Records shown:

- Opening Delimiter -

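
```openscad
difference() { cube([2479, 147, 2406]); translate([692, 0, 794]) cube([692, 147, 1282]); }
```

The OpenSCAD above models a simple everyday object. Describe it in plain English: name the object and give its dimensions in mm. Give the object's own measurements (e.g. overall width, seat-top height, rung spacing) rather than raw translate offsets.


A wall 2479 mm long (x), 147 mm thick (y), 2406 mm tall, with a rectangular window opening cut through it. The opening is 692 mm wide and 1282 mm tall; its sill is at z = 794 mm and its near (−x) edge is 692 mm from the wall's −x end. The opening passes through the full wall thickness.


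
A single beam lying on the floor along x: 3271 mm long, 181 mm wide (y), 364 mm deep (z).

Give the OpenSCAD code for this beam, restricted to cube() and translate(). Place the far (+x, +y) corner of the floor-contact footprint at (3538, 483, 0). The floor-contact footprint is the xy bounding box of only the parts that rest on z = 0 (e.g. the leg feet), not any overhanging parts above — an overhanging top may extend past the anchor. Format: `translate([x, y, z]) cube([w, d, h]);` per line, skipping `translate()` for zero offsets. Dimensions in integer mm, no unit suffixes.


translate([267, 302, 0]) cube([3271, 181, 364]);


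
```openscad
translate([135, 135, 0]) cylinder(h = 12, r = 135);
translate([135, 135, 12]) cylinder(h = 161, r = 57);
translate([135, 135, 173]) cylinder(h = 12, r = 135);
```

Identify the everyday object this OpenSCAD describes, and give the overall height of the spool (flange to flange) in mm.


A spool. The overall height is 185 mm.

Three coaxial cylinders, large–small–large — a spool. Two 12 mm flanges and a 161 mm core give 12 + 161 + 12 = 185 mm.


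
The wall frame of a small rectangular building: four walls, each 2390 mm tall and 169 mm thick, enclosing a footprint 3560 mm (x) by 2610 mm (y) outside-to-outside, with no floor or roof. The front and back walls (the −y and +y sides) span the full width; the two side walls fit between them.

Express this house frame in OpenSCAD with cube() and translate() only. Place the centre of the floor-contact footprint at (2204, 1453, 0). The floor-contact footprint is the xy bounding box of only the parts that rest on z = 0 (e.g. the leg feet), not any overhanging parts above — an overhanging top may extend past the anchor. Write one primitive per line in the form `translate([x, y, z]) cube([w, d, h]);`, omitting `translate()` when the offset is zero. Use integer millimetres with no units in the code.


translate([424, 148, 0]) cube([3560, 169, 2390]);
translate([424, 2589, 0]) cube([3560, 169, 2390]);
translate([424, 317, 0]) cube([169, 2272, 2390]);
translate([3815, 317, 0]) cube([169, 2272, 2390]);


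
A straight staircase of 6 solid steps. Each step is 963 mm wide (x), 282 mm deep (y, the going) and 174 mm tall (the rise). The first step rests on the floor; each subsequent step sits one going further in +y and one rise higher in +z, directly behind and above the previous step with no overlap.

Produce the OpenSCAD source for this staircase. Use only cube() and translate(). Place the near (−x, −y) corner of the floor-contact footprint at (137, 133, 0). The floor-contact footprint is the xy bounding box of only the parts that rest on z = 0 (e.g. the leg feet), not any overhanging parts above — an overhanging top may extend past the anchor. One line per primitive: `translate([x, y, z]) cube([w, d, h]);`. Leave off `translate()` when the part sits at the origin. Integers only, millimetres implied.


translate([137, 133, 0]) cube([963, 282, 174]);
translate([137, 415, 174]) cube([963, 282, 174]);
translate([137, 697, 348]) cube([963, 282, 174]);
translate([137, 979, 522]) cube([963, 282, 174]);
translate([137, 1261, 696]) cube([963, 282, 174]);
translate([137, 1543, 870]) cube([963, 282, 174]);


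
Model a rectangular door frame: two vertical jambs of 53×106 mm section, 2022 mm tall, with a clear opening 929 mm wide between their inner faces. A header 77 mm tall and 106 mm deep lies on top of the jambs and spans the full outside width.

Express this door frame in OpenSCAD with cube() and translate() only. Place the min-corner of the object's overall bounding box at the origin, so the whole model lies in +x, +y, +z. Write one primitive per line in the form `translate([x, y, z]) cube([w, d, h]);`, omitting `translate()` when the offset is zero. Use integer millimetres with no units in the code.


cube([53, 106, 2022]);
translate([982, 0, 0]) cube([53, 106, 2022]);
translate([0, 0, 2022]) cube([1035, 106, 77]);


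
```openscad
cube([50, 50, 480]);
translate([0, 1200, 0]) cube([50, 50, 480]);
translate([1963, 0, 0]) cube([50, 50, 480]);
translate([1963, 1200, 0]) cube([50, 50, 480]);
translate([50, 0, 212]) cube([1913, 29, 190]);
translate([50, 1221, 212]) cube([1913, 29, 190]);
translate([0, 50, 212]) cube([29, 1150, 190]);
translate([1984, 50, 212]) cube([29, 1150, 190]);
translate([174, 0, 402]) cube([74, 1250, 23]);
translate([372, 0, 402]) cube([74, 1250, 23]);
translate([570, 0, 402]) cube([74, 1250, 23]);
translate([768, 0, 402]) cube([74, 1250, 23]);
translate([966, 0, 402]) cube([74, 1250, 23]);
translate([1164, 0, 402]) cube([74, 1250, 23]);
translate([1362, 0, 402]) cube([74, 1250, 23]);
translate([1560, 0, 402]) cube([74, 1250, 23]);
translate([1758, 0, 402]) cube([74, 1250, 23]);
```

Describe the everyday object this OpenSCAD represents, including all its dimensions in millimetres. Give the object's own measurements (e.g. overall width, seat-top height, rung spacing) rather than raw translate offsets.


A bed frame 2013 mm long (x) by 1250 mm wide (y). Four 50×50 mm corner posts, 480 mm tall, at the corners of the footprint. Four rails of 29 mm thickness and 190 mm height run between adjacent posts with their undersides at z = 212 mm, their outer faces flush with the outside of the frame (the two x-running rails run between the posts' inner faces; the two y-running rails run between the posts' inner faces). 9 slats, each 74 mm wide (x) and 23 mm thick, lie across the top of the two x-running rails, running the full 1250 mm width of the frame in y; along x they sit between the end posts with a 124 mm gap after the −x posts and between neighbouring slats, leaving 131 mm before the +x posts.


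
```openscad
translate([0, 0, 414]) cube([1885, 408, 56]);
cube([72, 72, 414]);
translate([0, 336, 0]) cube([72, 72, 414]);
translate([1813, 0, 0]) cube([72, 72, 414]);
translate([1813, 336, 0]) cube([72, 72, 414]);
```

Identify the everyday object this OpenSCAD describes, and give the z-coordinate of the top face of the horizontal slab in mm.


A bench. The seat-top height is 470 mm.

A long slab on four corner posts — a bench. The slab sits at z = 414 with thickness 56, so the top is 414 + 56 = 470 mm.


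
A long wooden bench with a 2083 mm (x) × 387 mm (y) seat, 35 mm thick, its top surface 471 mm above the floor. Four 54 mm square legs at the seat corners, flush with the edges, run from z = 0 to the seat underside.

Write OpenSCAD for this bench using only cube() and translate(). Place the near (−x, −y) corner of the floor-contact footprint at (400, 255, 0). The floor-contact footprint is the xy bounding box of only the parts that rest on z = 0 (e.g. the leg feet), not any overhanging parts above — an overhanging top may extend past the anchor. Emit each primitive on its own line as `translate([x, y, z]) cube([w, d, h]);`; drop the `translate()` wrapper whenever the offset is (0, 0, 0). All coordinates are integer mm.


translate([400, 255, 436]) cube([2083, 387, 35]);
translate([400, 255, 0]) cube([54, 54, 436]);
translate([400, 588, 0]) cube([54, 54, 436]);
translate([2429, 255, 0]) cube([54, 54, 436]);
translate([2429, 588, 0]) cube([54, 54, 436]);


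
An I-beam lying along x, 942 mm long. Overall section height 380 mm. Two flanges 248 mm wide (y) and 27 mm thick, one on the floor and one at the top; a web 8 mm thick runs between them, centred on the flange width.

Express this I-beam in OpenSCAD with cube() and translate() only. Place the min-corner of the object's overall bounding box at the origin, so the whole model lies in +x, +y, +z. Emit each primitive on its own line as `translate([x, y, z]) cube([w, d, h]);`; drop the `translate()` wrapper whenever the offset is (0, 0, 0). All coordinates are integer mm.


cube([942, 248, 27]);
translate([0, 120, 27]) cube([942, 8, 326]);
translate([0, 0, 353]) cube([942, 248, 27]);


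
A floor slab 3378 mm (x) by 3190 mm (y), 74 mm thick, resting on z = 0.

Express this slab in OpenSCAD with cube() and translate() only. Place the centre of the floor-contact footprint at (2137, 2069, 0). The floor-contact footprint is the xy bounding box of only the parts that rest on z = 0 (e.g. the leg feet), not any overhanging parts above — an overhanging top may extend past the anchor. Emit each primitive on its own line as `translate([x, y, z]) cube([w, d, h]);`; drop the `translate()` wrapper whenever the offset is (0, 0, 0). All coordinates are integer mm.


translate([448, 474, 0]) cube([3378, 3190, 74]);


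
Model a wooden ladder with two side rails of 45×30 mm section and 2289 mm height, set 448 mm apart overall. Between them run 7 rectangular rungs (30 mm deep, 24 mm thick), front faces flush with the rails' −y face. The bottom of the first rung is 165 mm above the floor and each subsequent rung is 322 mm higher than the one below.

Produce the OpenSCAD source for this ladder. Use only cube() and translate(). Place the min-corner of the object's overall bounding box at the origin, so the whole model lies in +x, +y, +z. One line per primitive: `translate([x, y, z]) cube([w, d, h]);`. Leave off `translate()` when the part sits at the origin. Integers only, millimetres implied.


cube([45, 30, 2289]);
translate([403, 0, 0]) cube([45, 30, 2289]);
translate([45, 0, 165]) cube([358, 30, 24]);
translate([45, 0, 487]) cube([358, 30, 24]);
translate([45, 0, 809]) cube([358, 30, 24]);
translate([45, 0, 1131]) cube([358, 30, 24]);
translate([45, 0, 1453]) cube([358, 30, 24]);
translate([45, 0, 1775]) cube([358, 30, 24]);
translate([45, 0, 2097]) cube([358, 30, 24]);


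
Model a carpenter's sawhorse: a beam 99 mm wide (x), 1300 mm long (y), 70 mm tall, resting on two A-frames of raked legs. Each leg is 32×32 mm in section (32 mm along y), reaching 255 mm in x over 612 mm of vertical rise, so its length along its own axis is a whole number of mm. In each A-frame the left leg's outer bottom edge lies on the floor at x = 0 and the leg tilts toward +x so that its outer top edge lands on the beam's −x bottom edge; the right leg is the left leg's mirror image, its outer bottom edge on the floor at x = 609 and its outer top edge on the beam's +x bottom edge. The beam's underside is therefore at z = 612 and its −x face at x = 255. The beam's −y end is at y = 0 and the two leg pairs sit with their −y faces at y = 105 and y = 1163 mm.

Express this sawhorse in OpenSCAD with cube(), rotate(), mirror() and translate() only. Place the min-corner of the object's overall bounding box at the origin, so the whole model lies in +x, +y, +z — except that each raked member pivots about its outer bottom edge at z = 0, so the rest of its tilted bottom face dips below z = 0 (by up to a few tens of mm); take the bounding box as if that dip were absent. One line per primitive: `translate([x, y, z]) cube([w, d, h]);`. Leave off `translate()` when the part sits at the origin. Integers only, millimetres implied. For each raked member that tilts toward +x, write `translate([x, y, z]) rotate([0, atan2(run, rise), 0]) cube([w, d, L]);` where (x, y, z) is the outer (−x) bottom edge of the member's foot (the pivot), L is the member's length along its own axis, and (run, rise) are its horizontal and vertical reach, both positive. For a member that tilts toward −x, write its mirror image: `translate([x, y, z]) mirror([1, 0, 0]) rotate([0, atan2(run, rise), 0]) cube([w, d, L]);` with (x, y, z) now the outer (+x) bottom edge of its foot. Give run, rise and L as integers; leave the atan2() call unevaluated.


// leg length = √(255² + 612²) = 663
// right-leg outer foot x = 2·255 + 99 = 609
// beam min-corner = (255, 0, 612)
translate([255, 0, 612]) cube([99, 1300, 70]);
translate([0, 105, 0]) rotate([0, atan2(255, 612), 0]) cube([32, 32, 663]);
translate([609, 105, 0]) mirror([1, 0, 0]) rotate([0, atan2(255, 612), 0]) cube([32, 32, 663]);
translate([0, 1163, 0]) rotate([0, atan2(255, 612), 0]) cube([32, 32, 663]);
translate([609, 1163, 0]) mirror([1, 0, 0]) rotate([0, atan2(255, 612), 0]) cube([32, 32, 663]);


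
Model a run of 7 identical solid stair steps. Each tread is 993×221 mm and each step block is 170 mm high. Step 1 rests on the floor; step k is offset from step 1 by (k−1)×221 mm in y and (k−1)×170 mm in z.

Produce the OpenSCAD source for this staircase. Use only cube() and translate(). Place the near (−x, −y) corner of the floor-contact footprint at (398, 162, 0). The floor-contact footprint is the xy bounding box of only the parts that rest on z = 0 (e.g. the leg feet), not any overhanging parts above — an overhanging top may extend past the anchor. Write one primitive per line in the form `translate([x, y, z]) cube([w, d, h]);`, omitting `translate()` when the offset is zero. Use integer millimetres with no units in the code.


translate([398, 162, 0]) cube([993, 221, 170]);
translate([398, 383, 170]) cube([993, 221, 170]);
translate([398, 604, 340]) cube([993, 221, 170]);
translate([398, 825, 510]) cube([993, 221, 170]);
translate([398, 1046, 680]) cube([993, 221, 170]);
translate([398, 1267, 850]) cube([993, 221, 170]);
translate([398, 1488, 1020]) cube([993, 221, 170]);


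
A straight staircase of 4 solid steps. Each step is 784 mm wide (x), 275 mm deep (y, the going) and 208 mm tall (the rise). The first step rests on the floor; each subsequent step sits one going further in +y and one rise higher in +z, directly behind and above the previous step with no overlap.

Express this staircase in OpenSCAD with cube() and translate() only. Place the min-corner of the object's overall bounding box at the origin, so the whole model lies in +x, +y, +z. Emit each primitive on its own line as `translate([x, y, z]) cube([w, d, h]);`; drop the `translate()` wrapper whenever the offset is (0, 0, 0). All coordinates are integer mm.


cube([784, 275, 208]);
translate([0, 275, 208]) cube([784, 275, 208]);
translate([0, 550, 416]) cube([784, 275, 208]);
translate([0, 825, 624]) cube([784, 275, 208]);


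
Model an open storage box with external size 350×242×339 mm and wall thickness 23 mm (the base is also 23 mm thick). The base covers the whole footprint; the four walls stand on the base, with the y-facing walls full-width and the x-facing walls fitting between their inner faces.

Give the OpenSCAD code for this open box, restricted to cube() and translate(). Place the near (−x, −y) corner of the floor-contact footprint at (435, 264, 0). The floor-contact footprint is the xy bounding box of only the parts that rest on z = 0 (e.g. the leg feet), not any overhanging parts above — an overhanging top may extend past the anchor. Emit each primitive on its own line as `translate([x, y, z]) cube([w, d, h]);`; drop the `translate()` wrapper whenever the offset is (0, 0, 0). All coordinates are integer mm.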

- Closing Delimiter -

Work out how many lines of the material contain the string "lying"; nothing except that figure should be given.

Answer space:
2